Dataset entries
=-=-=-=-=
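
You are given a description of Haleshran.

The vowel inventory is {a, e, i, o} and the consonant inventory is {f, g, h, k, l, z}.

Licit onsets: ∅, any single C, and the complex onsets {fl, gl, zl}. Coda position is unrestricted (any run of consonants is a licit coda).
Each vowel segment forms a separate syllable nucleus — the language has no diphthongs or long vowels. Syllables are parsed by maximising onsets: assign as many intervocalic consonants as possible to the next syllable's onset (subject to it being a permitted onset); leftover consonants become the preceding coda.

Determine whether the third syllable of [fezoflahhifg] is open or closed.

closed

Nuclei (vowels): e, o, a, i → 4 syllables.
/e…o/ gap (V1→V2): /z/ → onset of the next syllable (single consonants are always licit onsets).
/o…a/ gap (V2→V3): cluster /fl/ — /fl/ is itself a permitted onset, so the whole cluster goes right; preceding coda = ∅.
/a…i/ gap (V3→V4): /hh/ splits as /h/ + /h/ (/h/ is the longest suffix that is a licit onset).
Putting it together: fe.zo.flah.hifg.
Syllable 3 is /flah/ with coda /h/, so it is closed.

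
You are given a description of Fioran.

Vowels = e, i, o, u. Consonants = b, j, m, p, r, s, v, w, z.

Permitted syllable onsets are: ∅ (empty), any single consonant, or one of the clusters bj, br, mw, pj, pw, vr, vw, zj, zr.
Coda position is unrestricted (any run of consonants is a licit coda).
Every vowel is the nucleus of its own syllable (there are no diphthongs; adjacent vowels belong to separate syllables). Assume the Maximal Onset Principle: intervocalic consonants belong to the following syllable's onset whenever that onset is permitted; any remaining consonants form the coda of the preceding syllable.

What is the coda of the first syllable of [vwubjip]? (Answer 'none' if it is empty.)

Vowels present: u, i; each is a nucleus, giving 2 syllables.
σ1/σ2 boundary: /bj/ is a licit onset in full, so it all attaches to the next syllable.
Syllabification: vwu.bjip.
Syllable 1 is /vwu/: onset /vw/, nucleus /u/, coda ∅.

none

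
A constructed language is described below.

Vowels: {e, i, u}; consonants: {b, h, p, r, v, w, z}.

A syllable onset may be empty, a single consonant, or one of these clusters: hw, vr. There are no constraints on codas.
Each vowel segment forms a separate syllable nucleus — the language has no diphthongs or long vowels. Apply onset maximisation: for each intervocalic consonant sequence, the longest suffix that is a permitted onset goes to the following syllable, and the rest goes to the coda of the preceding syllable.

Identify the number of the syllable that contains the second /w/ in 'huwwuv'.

2

Nuclei (vowels): u, u → 2 syllables.
V1 /u/ – V2 /u/: /ww/ — longest licit onset from the right is /w/, leaving /w/ as coda.
Result: huw.wuv.
The second /w/ is in the onset of syllable 2 (/wuv/).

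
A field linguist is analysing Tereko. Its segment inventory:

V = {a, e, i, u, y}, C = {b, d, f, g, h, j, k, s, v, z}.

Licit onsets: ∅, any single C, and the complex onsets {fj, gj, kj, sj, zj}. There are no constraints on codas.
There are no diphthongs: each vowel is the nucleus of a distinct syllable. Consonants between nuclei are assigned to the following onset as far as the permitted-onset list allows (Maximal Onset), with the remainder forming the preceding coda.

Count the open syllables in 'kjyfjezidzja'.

3

Nuclei (vowels): y, e, i, a → 4 syllables.
σ1/σ2 boundary: /fj/ — entire cluster is a permitted onset → onset /fj/, coda ∅.
σ2/σ3 boundary: just /z/ — single C goes to the following onset.
σ3/σ4 boundary: cluster /dzj/ — the longest permitted-onset suffix is /zj/; onset = /zj/, preceding coda = /d/.
Syllabification: kjy.fje.zid.zja.
Classifying each syllable: /kjy/ (open), /fje/ (open), /zid/ (closed), /zja/ (open).
Open syllables: 3.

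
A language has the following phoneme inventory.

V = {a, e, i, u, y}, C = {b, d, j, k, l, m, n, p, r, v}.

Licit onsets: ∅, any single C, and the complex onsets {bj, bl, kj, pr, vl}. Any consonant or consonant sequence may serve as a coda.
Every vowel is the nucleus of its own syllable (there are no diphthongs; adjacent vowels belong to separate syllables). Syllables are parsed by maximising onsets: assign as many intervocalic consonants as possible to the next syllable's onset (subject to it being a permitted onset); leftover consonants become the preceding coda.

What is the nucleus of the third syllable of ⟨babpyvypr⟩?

The vowels are a, y, y — 3 nuclei, so 3 syllables.
The third nucleus (vowel 3 from the left) is /y/.

y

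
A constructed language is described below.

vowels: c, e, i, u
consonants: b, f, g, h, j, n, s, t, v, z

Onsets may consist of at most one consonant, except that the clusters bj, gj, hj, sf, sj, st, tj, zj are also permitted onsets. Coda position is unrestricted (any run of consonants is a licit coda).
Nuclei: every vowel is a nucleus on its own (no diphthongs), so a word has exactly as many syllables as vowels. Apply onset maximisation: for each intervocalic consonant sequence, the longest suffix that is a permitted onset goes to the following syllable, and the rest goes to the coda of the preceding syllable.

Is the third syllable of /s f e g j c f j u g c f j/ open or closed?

Nuclei (vowels): e, c, u, c → 4 syllables.
V1 /e/ – V2 /c/: /gj/ — entire cluster is a permitted onset → onset /gj/, coda ∅.
V2 /c/ – V3 /u/: /fj/ splits as /f/ + /j/ (/j/ is the longest suffix that is a licit onset).
V3 /u/ – V4 /c/: just /g/ — single C goes to the following onset.
So the parse is sfe.gjcf.ju.gcfj.
Syllable 3 is /ju/; it ends in its nucleus with no coda, so it is open.

open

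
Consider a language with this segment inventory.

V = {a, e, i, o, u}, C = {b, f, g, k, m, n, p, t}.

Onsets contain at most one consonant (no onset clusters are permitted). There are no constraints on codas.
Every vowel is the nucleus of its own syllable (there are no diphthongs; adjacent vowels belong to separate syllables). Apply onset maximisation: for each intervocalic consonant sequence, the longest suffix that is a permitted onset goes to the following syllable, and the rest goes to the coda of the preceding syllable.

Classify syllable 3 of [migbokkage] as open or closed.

The vowels are i, o, a, e — 4 nuclei, so 4 syllables.
Between /i/ (V1) and /o/ (V2): /gb/ splits as /g/ + /b/ (/b/ is the longest suffix that is a licit onset).
Between /o/ (V2) and /a/ (V3): /kk/; trying suffixes from longest down, /k/ is the first permitted one, so coda /k/ | onset /k/.
Between /a/ (V3) and /e/ (V4): /g/ is a single consonant, so it becomes the next onset.
Syllabification: mig.bok.ka.ge.
Syllable 3 is /ka/; it ends in its nucleus with no coda, so it is open.

open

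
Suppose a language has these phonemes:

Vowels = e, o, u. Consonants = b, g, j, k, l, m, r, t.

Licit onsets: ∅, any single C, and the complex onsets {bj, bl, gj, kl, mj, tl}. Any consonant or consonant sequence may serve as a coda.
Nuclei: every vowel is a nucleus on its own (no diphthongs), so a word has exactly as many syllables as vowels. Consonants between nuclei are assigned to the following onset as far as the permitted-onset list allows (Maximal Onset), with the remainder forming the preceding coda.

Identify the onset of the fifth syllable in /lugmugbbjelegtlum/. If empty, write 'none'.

Nuclei (vowels): u, u, e, e, u → 5 syllables.
/u…u/ gap (V1→V2): /gm/ — longest licit onset from the right is /m/, leaving /g/ as coda.
/u…e/ gap (V2→V3): /gbbj/ splits as /gb/ + /bj/ (/bj/ is the longest suffix that is a licit onset).
/e…e/ gap (V3→V4): /l/ is a single consonant, so it becomes the next onset.
/e…u/ gap (V4→V5): /gtl/; trying suffixes from longest down, /tl/ is the first permitted one, so coda /g/ | onset /tl/.
So the parse is lug.mugb.bje.leg.tlum.
Syllable 5 is /tlum/: onset /tl/, nucleus /u/, coda /m/.

tl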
=-=-=-=-=
> [Exercise goal] In the entries above, find the line with "A syllable onset" and the line with "A field linguist", then restate word for word both of them and every line between, with nothing more.

> [Solution below]
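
A syllable onset may be empty, a single consonant, or one of these clusters: hw, vr. There are no constraints on codas.
Each vowel segment forms a separate syllable nucleus — the language has no diphthongs or long vowels. Apply onset maximisation: for each intervocalic consonant sequence, the longest suffix that is a permitted onset goes to the following syllable, and the rest goes to the coda of the preceding syllable.

Identify the number of the syllable that contains the second /w/ in 'huwwuv'.

2

Nuclei (vowels): u, u → 2 syllables.
V1 /u/ – V2 /u/: /ww/ — longest licit onset from the right is /w/, leaving /w/ as coda.
Result: huw.wuv.
The second /w/ is in the onset of syllable 2 (/wuv/).

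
A field linguist is analysing Tereko. Its segment inventory: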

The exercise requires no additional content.